» What this task involves: Work out how many lines of the material below mention the word "phonology"; reply with the number only.

Available data START

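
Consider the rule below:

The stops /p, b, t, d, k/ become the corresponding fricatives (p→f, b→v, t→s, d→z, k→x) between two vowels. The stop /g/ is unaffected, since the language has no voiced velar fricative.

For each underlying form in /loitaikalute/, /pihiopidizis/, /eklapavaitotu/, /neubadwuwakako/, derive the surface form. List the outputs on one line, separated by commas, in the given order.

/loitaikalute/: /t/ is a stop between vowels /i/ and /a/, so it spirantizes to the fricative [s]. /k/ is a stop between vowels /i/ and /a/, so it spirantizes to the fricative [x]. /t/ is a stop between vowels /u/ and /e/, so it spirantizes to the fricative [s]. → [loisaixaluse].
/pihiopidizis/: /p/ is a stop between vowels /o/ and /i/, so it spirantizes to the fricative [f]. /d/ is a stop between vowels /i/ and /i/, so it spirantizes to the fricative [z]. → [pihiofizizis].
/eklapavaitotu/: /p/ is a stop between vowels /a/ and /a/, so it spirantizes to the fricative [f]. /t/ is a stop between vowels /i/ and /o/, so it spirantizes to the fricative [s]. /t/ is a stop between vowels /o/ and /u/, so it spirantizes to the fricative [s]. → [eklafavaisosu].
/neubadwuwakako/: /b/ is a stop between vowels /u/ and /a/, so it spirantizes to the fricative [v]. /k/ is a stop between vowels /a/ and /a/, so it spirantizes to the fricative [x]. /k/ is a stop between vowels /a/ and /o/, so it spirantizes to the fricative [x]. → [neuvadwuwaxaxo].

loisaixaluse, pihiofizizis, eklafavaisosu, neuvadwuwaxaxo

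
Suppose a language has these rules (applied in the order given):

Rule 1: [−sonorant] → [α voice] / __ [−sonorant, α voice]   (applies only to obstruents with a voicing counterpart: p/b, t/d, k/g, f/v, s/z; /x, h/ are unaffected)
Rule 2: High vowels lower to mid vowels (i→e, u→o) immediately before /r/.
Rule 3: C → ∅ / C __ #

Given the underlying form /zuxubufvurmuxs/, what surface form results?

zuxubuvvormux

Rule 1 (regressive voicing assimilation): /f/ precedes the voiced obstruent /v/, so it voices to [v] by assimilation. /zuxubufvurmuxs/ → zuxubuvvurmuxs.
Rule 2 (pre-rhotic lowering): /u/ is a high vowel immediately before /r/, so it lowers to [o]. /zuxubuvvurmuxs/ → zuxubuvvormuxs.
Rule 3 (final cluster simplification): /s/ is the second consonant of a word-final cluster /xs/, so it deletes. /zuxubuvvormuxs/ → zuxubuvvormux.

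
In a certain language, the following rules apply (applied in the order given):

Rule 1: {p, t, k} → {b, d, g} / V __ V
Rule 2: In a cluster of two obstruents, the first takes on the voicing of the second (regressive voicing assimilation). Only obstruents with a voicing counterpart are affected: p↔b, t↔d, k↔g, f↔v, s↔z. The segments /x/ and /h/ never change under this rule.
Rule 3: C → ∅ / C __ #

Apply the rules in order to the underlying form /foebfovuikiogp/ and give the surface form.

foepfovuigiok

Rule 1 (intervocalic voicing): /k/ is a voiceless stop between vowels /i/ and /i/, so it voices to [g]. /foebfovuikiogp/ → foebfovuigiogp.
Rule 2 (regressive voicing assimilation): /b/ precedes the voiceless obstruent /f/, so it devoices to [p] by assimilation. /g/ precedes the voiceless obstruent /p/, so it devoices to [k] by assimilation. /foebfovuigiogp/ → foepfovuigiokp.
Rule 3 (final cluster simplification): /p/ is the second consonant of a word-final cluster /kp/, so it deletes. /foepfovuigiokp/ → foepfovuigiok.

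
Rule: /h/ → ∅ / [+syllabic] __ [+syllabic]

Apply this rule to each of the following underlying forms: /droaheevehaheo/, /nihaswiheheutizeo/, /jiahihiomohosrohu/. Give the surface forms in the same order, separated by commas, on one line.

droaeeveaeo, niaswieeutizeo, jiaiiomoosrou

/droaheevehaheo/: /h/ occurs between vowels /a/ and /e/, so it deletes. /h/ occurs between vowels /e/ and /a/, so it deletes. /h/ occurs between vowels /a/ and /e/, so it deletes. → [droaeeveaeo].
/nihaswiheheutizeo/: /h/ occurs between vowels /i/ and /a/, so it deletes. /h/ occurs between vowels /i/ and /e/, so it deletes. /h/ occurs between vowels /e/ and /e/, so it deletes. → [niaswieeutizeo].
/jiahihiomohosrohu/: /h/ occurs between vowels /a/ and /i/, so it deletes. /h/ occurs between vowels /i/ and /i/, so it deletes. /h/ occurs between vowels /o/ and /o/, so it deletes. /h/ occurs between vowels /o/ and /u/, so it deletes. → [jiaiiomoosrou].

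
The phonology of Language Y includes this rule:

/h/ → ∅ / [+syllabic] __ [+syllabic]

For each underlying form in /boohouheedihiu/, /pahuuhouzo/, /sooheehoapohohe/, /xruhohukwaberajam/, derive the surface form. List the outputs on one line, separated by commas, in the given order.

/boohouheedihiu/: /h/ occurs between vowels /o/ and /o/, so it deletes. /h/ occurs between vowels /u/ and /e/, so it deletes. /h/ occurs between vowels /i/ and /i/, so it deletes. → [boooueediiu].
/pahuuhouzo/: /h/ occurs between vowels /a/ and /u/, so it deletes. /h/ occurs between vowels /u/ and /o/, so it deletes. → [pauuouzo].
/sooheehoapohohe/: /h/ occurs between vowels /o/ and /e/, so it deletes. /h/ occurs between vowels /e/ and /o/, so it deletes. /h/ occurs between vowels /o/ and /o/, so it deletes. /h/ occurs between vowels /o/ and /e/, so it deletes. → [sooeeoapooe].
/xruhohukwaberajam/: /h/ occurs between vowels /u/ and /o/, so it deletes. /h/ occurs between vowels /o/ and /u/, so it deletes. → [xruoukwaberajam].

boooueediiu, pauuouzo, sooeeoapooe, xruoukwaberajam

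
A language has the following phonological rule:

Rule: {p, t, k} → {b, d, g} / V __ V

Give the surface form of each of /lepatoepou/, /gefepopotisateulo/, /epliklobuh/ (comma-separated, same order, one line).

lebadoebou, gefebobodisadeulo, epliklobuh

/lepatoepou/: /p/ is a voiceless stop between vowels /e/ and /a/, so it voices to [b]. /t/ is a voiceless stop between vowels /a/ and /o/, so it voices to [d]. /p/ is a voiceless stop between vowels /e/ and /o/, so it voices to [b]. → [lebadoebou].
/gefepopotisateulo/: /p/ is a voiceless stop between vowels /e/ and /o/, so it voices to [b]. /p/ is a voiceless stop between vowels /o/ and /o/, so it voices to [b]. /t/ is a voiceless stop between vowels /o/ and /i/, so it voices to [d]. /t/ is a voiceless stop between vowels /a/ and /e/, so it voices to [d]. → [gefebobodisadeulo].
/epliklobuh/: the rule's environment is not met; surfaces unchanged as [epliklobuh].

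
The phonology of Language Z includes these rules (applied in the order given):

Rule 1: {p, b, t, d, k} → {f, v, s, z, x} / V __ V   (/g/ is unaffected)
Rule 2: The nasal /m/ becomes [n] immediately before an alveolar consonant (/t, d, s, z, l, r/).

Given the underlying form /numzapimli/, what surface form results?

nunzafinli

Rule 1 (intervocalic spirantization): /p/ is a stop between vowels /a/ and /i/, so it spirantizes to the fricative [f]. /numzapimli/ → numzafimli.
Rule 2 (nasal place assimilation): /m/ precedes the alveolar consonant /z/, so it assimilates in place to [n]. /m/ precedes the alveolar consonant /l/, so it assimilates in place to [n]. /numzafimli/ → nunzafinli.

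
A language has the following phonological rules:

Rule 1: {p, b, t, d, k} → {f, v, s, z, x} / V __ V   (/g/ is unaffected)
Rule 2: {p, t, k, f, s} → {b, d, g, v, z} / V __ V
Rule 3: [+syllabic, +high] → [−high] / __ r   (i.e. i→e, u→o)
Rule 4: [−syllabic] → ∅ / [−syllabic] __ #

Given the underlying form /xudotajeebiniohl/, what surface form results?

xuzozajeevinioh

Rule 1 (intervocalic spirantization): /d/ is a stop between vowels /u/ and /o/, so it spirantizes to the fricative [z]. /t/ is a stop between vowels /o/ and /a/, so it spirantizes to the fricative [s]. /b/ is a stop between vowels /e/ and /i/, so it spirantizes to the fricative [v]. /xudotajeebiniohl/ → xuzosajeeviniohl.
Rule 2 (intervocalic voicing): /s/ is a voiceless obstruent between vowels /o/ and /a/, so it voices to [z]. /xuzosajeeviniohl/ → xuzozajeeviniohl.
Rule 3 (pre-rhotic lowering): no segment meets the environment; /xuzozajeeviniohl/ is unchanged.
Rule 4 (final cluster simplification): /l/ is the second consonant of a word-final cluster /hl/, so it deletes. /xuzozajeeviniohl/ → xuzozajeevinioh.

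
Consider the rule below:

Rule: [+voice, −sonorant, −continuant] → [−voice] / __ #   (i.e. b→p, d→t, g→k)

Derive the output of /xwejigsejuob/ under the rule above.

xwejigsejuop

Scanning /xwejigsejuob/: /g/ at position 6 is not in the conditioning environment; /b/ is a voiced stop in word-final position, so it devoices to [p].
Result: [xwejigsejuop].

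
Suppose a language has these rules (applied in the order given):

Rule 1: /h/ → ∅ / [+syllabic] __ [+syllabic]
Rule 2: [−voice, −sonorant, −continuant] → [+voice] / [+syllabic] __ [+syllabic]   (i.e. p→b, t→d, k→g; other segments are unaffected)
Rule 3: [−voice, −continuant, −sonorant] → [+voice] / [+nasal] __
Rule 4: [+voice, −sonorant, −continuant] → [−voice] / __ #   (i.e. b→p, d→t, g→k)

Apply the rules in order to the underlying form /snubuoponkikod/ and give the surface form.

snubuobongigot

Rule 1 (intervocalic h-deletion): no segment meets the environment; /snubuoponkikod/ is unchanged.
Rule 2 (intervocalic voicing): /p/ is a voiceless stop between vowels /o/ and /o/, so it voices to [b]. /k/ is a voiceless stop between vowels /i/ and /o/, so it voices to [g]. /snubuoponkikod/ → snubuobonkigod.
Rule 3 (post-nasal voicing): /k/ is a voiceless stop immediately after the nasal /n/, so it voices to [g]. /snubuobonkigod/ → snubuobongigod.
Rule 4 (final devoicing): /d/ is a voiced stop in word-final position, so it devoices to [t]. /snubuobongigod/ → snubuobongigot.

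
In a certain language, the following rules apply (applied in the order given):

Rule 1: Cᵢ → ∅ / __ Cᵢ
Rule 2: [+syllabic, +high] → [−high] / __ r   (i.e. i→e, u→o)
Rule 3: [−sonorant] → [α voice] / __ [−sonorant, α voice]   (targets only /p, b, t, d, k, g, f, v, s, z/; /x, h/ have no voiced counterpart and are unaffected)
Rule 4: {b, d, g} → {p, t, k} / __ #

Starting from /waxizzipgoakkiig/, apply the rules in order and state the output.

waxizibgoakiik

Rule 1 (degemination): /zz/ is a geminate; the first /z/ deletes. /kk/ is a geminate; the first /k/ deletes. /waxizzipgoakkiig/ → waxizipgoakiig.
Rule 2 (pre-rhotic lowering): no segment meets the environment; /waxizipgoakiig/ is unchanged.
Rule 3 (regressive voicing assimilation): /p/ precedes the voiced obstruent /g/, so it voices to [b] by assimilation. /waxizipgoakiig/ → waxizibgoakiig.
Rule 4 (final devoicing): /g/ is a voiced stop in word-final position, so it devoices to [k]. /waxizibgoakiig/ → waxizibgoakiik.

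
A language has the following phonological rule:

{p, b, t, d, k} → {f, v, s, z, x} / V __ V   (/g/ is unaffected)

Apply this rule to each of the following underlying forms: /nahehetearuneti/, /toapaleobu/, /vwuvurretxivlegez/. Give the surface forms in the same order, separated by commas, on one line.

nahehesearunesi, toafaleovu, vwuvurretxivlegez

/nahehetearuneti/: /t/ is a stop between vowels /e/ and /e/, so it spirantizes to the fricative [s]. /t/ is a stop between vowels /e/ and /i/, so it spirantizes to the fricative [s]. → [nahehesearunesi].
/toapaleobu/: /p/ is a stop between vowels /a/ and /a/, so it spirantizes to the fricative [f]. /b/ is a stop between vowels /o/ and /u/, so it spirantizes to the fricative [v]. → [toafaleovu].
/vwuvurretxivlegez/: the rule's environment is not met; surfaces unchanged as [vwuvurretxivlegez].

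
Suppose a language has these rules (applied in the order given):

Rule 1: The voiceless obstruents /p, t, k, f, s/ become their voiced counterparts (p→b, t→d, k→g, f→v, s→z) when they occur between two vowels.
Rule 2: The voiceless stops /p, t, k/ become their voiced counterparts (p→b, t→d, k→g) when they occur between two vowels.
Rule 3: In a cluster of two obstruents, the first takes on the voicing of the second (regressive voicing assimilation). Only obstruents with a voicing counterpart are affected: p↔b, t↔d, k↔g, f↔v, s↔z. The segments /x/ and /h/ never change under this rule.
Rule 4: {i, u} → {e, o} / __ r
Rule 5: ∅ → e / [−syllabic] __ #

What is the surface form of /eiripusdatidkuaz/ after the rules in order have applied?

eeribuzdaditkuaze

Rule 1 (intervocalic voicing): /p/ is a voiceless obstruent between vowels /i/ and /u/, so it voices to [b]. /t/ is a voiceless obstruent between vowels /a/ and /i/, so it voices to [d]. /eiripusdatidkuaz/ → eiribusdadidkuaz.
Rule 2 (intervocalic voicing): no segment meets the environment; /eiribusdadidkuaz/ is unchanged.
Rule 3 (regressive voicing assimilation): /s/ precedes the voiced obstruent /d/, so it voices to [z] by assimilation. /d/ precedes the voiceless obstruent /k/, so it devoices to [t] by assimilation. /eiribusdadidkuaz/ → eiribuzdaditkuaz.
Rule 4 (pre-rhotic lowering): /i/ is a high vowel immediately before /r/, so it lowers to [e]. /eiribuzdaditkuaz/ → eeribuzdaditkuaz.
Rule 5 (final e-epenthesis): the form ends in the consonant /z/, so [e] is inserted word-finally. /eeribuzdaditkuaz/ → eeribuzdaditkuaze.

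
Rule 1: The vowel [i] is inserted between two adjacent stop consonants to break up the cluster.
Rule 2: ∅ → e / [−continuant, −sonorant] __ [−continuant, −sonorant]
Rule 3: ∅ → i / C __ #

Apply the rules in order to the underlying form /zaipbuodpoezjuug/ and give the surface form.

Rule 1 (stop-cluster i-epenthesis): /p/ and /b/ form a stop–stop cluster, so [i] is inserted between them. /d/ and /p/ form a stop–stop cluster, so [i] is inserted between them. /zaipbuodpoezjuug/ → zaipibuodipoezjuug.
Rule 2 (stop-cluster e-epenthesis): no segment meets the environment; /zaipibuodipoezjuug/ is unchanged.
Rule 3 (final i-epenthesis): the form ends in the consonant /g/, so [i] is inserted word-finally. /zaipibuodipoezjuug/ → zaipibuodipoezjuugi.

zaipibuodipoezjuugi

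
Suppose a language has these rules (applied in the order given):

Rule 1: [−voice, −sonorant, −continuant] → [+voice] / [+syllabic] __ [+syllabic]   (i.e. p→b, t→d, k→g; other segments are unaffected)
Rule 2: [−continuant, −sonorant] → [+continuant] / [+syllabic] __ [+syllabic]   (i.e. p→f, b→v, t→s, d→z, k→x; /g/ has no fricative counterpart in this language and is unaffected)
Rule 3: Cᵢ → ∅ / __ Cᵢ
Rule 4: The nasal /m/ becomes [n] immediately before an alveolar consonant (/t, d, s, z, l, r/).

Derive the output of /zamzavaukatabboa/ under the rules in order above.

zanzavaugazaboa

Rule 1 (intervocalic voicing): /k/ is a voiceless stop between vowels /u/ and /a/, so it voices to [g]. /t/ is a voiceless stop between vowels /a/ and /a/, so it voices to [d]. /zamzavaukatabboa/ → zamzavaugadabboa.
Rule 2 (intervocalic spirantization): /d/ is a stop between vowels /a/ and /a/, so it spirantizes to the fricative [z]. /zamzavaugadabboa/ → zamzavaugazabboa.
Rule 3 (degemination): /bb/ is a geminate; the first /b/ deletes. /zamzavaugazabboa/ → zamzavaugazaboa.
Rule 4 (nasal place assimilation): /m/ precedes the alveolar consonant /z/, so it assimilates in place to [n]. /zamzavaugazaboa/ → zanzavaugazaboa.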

Available data END

» Exercise output: 2